# YOUR ASSIGNMENT:
Return each entry exactly, with none missing.
*** Begin section ***
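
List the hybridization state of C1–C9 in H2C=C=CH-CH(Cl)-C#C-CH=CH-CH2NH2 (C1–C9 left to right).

C1 (3 σ bonds, plus one π bond) has steric number 3: sp2.
C2 has 2 σ bonds, plus two π bonds: steric number 2 → sp.
C3: 3 σ bonds, plus one π bond; 3 regions of electron density → sp2.
C4: 4 σ bonds — 4 electron domains, sp3.
C5 is sp: 2 σ bonds, plus two π bonds, 2 electron-density regions.
C6 — 2 σ bonds, plus two π bonds. Steric number 2, so sp.
C7 is sp2: 3 σ bonds, plus one π bond, 3 electron-density regions.
C8: 3 σ bonds, plus one π bond — 3 electron domains, sp2.
C9 is sp3: 4 σ bonds, 4 electron-density regions.

C1 sp2, C2 sp, C3 sp2, C4 sp3, C5 sp, C6 sp, C7 sp2, C8 sp2, C9 sp3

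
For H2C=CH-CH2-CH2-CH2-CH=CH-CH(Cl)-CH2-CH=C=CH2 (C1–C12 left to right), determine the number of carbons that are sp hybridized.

1

C1: sp2
C2: sp2
C3: sp3
C4: sp3
C5: sp3
C6: sp2
C7: sp2
C8: sp3
C9: sp3
C10: sp2
C11: sp ✓
C12: sp2
C11 → 1 sp carbon.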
*** End section ***
# RESPONSE:
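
List the hybridization state of C1–C9 in H2C=C=CH-CH(Cl)-C#C-CH=CH-CH2NH2 (C1–C9 left to right).

C1 (3 σ bonds, plus one π bond) has steric number 3: sp2.
C2 has 2 σ bonds, plus two π bonds: steric number 2 → sp.
C3: 3 σ bonds, plus one π bond; 3 regions of electron density → sp2.
C4: 4 σ bonds — 4 electron domains, sp3.
C5 is sp: 2 σ bonds, plus two π bonds, 2 electron-density regions.
C6 — 2 σ bonds, plus two π bonds. Steric number 2, so sp.
C7 is sp2: 3 σ bonds, plus one π bond, 3 electron-density regions.
C8: 3 σ bonds, plus one π bond — 3 electron domains, sp2.
C9 is sp3: 4 σ bonds, 4 electron-density regions.

C1 sp2, C2 sp, C3 sp2, C4 sp3, C5 sp, C6 sp, C7 sp2, C8 sp2, C9 sp3

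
For H2C=CH-CH2-CH2-CH2-CH=CH-CH(Cl)-CH2-CH=C=CH2 (C1–C12 left to right), determine the number of carbons that are sp hybridized.

1

C1: sp2
C2: sp2
C3: sp3
C4: sp3
C5: sp3
C6: sp2
C7: sp2
C8: sp3
C9: sp3
C10: sp2
C11: sp ✓
C12: sp2
C11 → 1 sp carbon.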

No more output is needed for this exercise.